From the line containing "Consider a straight" down to the last line of the records below, restate each line word for word and leave out the rest.

[Supplied information]
══════════

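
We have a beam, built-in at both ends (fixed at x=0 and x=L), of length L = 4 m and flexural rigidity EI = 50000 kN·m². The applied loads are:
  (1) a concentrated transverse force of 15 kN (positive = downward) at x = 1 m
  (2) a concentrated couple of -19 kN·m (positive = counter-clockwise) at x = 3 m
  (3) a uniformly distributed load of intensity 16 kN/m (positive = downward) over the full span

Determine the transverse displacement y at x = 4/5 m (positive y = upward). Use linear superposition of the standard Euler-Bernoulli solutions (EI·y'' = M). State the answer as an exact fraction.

Load 1 — point force P=15 kN at a=1 m (b=L-a=3):
  y_1 = -Pb²x²(3aL-(3a+b)x)/(6L³EI)  [x≤a] = -15·3²·(4/5)²·(3·1·4-(3·1+3)·(4/5))/(6·4³·50000) = -81/2500000 m
Load 2 — applied couple M₀=-19 kN·m at a=3 m (b=L-a=1):
  y_2 = (R_Ax³/6 - M_Ax²/2)/EI  [x≤a] with R_A=-171/32, M_A=-95/16 = ((-171/32)·(4/5)³/6 - (-95/16)·(4/5)²/2)/50000 = 361/12500000 m
Load 3 — uniform load w=16 kN/m over full span:
  y_3 = -wx²(L-x)²/(24EI) = -16·(4/5)²·(4-(4/5))²/(24·50000) = -512/5859375 m
Superposition: y = Σ y_i = -4261/46875000 m ≈ -0.000091 m

y(4/5) = -4261/46875000 m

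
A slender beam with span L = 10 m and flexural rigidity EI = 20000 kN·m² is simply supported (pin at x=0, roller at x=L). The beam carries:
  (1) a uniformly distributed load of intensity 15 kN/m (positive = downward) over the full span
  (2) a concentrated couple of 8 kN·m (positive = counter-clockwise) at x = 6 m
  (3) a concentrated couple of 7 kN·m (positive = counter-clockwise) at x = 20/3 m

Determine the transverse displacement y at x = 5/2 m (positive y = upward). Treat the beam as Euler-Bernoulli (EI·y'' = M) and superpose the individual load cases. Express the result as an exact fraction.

y(5/2) = -1640993/23040000 m

Load 1 — uniform load w=15 kN/m over full span:
  y_1 = -wx(L³-2Lx²+x³)/(24EI) = -15·(5/2)·(10³-2·10·(5/2)²+(5/2)³)/(24·20000) = -285/4096 m
Load 2 — applied couple M₀=8 kN·m at a=6 m (b=L-a=4):
  y_2 = (M₀x³/(6L)+C₁x)/EI  [x≤a] with C₁=M₀(3b²-L²)/(6L)=-104/15 = (8·(5/2)³/(6·10)+(-104/15)·(5/2))/20000 = -61/80000 m
Load 3 — applied couple M₀=7 kN·m at a=20/3 m (b=L-a=10/3):
  y_3 = (M₀x³/(6L)+C₁x)/EI  [x≤a] with C₁=M₀(3b²-L²)/(6L)=-70/9 = (7·(5/2)³/(6·10)+(-70/9)·(5/2))/20000 = -203/230400 m
Superposition: y = Σ y_i = -1640993/23040000 m ≈ -0.071224 m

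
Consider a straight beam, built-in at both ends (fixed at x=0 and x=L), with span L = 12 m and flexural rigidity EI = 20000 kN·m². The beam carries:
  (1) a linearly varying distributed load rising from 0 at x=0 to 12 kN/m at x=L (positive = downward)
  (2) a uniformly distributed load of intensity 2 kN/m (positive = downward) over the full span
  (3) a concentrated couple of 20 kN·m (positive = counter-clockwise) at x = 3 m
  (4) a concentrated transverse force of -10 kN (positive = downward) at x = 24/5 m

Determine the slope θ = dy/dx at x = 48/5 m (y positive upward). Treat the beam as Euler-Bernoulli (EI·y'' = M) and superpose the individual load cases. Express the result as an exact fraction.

θ(48/5) = 3477/781250 rad

Load 1 — triangular load w₀=12 kN/m (0→w₀ over full span):
  θ_1 = -w₀(2x(L-x)(L-2x)(x+2L)+x²(L-x)²)/(120LEI) = -12·(2·(48/5)·(12-(48/5))·(12-2·(48/5))·((48/5)+2·12)+(48/5)²·(12-(48/5))²)/(120·12·20000) = 1728/390625 rad
Load 2 — uniform load w=2 kN/m over full span:
  θ_2 = -wx(L-x)(L-2x)/(12EI) = -2·(48/5)·(12-(48/5))·(12-2·(48/5))/(12·20000) = 108/78125 rad
Load 3 — applied couple M₀=20 kN·m at a=3 m (b=L-a=9):
  θ_3 = (R_Ax²/2 - M_Ax - M₀(x-a))/EI  [x>a] with R_A=15/8, M_A=-15/4 = ((15/8)·(48/5)²/2 - (-15/4)·(48/5) - 20·((48/5)-3))/20000 = -3/6250 rad
Load 4 — point force P=-10 kN at a=24/5 m (b=L-a=36/5):
  θ_4 = Pa²(L-x)(2bL-(3b+a)(L-x))/(2L³EI)  [x>a] = (-10)·(24/5)²·(12-(48/5))·(2·(36/5)·12-(3·(36/5)+(24/5))·(12-(48/5)))/(2·12³·20000) = -342/390625 rad
Superposition: θ = Σ θ_i = 3477/781250 rad ≈ 0.004451 rad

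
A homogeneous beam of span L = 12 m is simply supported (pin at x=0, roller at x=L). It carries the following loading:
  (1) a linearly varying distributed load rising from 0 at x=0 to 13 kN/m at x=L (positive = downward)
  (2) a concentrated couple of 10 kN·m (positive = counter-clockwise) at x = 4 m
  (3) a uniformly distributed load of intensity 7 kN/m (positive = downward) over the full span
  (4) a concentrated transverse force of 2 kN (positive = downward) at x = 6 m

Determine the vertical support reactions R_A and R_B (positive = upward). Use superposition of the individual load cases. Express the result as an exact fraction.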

══════════

[Your response]
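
Consider a straight beam, built-in at both ends (fixed at x=0 and x=L), with span L = 12 m and flexural rigidity EI = 20000 kN·m². The beam carries:
  (1) a linearly varying distributed load rising from 0 at x=0 to 12 kN/m at x=L (positive = downward)
  (2) a uniformly distributed load of intensity 2 kN/m (positive = downward) over the full span
  (3) a concentrated couple of 20 kN·m (positive = counter-clockwise) at x = 3 m
  (4) a concentrated transverse force of -10 kN (positive = downward) at x = 24/5 m

Determine the slope θ = dy/dx at x = 48/5 m (y positive upward). Treat the beam as Euler-Bernoulli (EI·y'' = M) and superpose the individual load cases. Express the result as an exact fraction.

θ(48/5) = 3477/781250 rad

Load 1 — triangular load w₀=12 kN/m (0→w₀ over full span):
  θ_1 = -w₀(2x(L-x)(L-2x)(x+2L)+x²(L-x)²)/(120LEI) = -12·(2·(48/5)·(12-(48/5))·(12-2·(48/5))·((48/5)+2·12)+(48/5)²·(12-(48/5))²)/(120·12·20000) = 1728/390625 rad
Load 2 — uniform load w=2 kN/m over full span:
  θ_2 = -wx(L-x)(L-2x)/(12EI) = -2·(48/5)·(12-(48/5))·(12-2·(48/5))/(12·20000) = 108/78125 rad
Load 3 — applied couple M₀=20 kN·m at a=3 m (b=L-a=9):
  θ_3 = (R_Ax²/2 - M_Ax - M₀(x-a))/EI  [x>a] with R_A=15/8, M_A=-15/4 = ((15/8)·(48/5)²/2 - (-15/4)·(48/5) - 20·((48/5)-3))/20000 = -3/6250 rad
Load 4 — point force P=-10 kN at a=24/5 m (b=L-a=36/5):
  θ_4 = Pa²(L-x)(2bL-(3b+a)(L-x))/(2L³EI)  [x>a] = (-10)·(24/5)²·(12-(48/5))·(2·(36/5)·12-(3·(36/5)+(24/5))·(12-(48/5)))/(2·12³·20000) = -342/390625 rad
Superposition: θ = Σ θ_i = 3477/781250 rad ≈ 0.004451 rad

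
A homogeneous beam of span L = 12 m is simply supported (pin at x=0, roller at x=L). It carries the following loading:
  (1) a linearly varying distributed load rising from 0 at x=0 to 13 kN/m at x=L (positive = downward)
  (2) a concentrated couple of 10 kN·m (positive = counter-clockwise) at x = 4 m
  (3) a uniformly distributed load of intensity 7 kN/m (positive = downward) over the full span
  (4) a concentrated transverse force of 2 kN (positive = downward) at x = 6 m

Determine the vertical support reactions R_A and R_B (positive = upward). Use superposition of the individual load cases. Express the result as an exact fraction.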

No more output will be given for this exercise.